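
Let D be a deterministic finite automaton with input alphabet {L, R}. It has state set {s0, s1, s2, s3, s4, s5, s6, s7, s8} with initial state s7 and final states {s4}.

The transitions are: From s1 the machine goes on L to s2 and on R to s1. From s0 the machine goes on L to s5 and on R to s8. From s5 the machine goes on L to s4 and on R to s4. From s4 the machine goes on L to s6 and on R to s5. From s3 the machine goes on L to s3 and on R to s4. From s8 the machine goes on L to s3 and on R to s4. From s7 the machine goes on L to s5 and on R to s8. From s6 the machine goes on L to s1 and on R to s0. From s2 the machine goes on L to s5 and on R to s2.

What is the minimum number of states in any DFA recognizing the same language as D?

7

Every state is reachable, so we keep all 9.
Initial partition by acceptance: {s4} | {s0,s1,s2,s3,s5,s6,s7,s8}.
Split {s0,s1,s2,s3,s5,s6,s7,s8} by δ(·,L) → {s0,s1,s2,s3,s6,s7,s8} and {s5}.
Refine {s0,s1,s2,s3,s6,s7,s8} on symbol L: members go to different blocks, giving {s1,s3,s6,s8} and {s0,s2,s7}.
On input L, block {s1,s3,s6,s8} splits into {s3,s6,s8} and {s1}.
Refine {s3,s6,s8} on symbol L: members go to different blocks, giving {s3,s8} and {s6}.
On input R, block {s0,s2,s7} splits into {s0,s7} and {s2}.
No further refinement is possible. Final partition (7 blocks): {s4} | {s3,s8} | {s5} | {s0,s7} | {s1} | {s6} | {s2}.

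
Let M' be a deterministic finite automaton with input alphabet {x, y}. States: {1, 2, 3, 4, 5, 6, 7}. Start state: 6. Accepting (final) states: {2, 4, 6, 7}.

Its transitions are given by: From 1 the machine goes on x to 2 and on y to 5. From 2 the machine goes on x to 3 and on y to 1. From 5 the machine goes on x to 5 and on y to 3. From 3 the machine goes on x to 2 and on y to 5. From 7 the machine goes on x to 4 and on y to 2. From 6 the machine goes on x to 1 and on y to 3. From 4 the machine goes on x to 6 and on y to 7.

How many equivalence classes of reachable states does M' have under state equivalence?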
┄┄┄┄┄┄┄┄┄┄
**Exercise**
Gather up every line in the data above that contains the word "automaton", copying each one.

**Expected answer**
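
Let D be a deterministic finite automaton with input alphabet {L, R}. It has state set {s0, s1, s2, s3, s4, s5, s6, s7, s8} with initial state s7 and final states {s4}.
Let M' be a deterministic finite automaton with input alphabet {x, y}. States: {1, 2, 3, 4, 5, 6, 7}. Start state: 6. Accepting (final) states: {2, 4, 6, 7}.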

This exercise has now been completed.